Collected data

>>>>

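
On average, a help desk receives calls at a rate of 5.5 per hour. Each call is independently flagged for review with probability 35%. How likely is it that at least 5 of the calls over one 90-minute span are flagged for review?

0.1662

Thinning: the calls that are flagged for review themselves form a Poisson process with rate 0.35 × 5.5 = 1.925 per hour.
Over the interval, μ = 1.925 × 1.5 = 2.8875 (a 90-minute span = 1.5 hours).
P(N ≥ 5) = 1 − P(N ≤ 4) ≈ 0.1662.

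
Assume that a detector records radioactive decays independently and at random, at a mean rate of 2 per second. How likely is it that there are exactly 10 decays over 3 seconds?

Over the interval, μ = 2 × 3 = 6 (3 seconds).
P(N = 10) = e^(−μ) μ^10/10! = e^(−6) · 6^10/3628800 ≈ 0.0413.

0.0413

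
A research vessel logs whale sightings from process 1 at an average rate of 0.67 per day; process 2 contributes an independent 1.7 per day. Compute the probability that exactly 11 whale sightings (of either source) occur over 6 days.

0.0804

Independent Poisson processes superpose: combined rate λ = 0.67 + 1.7 = 2.37 per day.
Over the interval, μ = 2.37 × 6 = 14.22 (6 days).
P(N = 11) = e^(−14.22) · 14.22^11/11! ≈ 0.0804.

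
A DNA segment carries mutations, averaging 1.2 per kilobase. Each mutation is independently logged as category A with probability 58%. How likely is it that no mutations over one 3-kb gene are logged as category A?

Thinning: the mutations that are logged as category A themselves form a Poisson process with rate 0.58 × 1.2 = 0.696 per kilobase.
Over the interval, μ = 0.696 × 3 = 2.088 (a 3-kb gene = 3 kilobases).
P(N = 0) = e^(−2.088) · 2.088^0/0! ≈ 0.1239.

0.1239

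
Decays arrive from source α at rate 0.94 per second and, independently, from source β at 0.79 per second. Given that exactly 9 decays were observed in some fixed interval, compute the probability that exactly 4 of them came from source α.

0.2181

Given the total, each event is independently from source α with probability p = λ_α/(λ_α+λ_β) = 0.94/1.73 ≈ 0.5434.
So K ~ Binomial(9, 0.94/1.73): P(K = 4) = C(9,4) · (0.94/1.73)^4 · (0.79/1.73)^5 ≈ 0.2181.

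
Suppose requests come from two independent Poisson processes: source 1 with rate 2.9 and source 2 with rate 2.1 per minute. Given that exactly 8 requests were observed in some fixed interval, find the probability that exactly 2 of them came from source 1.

0.0517

Given the total, each event is independently from source 1 with probability p = λ_1/(λ_1+λ_2) = 2.9/5 = 0.5800.
So K ~ Binomial(8, 2.9/5): P(K = 2) = C(8,2) · (2.9/5)^2 · (2.1/5)^6 ≈ 0.0517.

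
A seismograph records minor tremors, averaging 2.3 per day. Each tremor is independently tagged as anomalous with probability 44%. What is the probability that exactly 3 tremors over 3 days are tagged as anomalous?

0.2240

Thinning: the tremors that are tagged as anomalous themselves form a Poisson process with rate 0.44 × 2.3 = 1.012 per day.
Over the interval, μ = 1.012 × 3 = 3.036 (3 days).
P(N = 3) = e^(−3.036) · 3.036^3/3! ≈ 0.2240.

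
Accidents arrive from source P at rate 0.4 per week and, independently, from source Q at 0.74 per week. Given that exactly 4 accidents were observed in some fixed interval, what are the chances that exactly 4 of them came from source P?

0.0152

Given the total, each event is independently from source P with probability p = λ_P/(λ_P+λ_Q) = 0.4/1.14 ≈ 0.3509.
So K ~ Binomial(4, 0.4/1.14): P(K = 4) = C(4,4) · (0.4/1.14)^4 · (0.74/1.14)^0 ≈ 0.0152.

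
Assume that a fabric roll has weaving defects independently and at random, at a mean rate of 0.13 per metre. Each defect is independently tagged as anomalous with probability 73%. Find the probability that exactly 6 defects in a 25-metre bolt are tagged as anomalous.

0.0231

Thinning: the defects that are tagged as anomalous themselves form a Poisson process with rate 0.73 × 0.13 = 0.0949 per metre.
Over the interval, μ = 0.0949 × 25 = 2.3725 (a 25-metre bolt = 25 metres).
P(N = 6) = e^(−2.3725) · 2.3725^6/6! ≈ 0.0231.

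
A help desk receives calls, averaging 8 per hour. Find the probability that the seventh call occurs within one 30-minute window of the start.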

<<<<

• ACTIVITY:
An exact, complete copy of the records is the expected answer.

• WRITTEN SOLUTION:
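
On average, a help desk receives calls at a rate of 5.5 per hour. Each call is independently flagged for review with probability 35%. How likely is it that at least 5 of the calls over one 90-minute span are flagged for review?

0.1662

Thinning: the calls that are flagged for review themselves form a Poisson process with rate 0.35 × 5.5 = 1.925 per hour.
Over the interval, μ = 1.925 × 1.5 = 2.8875 (a 90-minute span = 1.5 hours).
P(N ≥ 5) = 1 − P(N ≤ 4) ≈ 0.1662.

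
Assume that a detector records radioactive decays independently and at random, at a mean rate of 2 per second. How likely is it that there are exactly 10 decays over 3 seconds?

Over the interval, μ = 2 × 3 = 6 (3 seconds).
P(N = 10) = e^(−μ) μ^10/10! = e^(−6) · 6^10/3628800 ≈ 0.0413.

0.0413

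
A research vessel logs whale sightings from process 1 at an average rate of 0.67 per day; process 2 contributes an independent 1.7 per day. Compute the probability that exactly 11 whale sightings (of either source) occur over 6 days.

0.0804

Independent Poisson processes superpose: combined rate λ = 0.67 + 1.7 = 2.37 per day.
Over the interval, μ = 2.37 × 6 = 14.22 (6 days).
P(N = 11) = e^(−14.22) · 14.22^11/11! ≈ 0.0804.

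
A DNA segment carries mutations, averaging 1.2 per kilobase. Each mutation is independently logged as category A with probability 58%. How likely is it that no mutations over one 3-kb gene are logged as category A?

Thinning: the mutations that are logged as category A themselves form a Poisson process with rate 0.58 × 1.2 = 0.696 per kilobase.
Over the interval, μ = 0.696 × 3 = 2.088 (a 3-kb gene = 3 kilobases).
P(N = 0) = e^(−2.088) · 2.088^0/0! ≈ 0.1239.

0.1239

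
Decays arrive from source α at rate 0.94 per second and, independently, from source β at 0.79 per second. Given that exactly 9 decays were observed in some fixed interval, compute the probability that exactly 4 of them came from source α.

0.2181

Given the total, each event is independently from source α with probability p = λ_α/(λ_α+λ_β) = 0.94/1.73 ≈ 0.5434.
So K ~ Binomial(9, 0.94/1.73): P(K = 4) = C(9,4) · (0.94/1.73)^4 · (0.79/1.73)^5 ≈ 0.2181.

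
Suppose requests come from two independent Poisson processes: source 1 with rate 2.9 and source 2 with rate 2.1 per minute. Given that exactly 8 requests were observed in some fixed interval, find the probability that exactly 2 of them came from source 1.

0.0517

Given the total, each event is independently from source 1 with probability p = λ_1/(λ_1+λ_2) = 2.9/5 = 0.5800.
So K ~ Binomial(8, 2.9/5): P(K = 2) = C(8,2) · (2.9/5)^2 · (2.1/5)^6 ≈ 0.0517.

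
A seismograph records minor tremors, averaging 2.3 per day. Each tremor is independently tagged as anomalous with probability 44%. What is the probability that exactly 3 tremors over 3 days are tagged as anomalous?

0.2240

Thinning: the tremors that are tagged as anomalous themselves form a Poisson process with rate 0.44 × 2.3 = 1.012 per day.
Over the interval, μ = 1.012 × 3 = 3.036 (3 days).
P(N = 3) = e^(−3.036) · 3.036^3/3! ≈ 0.2240.

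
Accidents arrive from source P at rate 0.4 per week and, independently, from source Q at 0.74 per week. Given that exactly 4 accidents were observed in some fixed interval, what are the chances that exactly 4 of them came from source P?

0.0152

Given the total, each event is independently from source P with probability p = λ_P/(λ_P+λ_Q) = 0.4/1.14 ≈ 0.3509.
So K ~ Binomial(4, 0.4/1.14): P(K = 4) = C(4,4) · (0.4/1.14)^4 · (0.74/1.14)^0 ≈ 0.0152.

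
Assume that a fabric roll has weaving defects independently and at random, at a mean rate of 0.13 per metre. Each defect is independently tagged as anomalous with probability 73%. Find the probability that exactly 6 defects in a 25-metre bolt are tagged as anomalous.

0.0231

Thinning: the defects that are tagged as anomalous themselves form a Poisson process with rate 0.73 × 0.13 = 0.0949 per metre.
Over the interval, μ = 0.0949 × 25 = 2.3725 (a 25-metre bolt = 25 metres).
P(N = 6) = e^(−2.3725) · 2.3725^6/6! ≈ 0.0231.

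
A help desk receives calls, averaging 8 per hour. Find the probability that the seventh call occurs within one 30-minute window of the start.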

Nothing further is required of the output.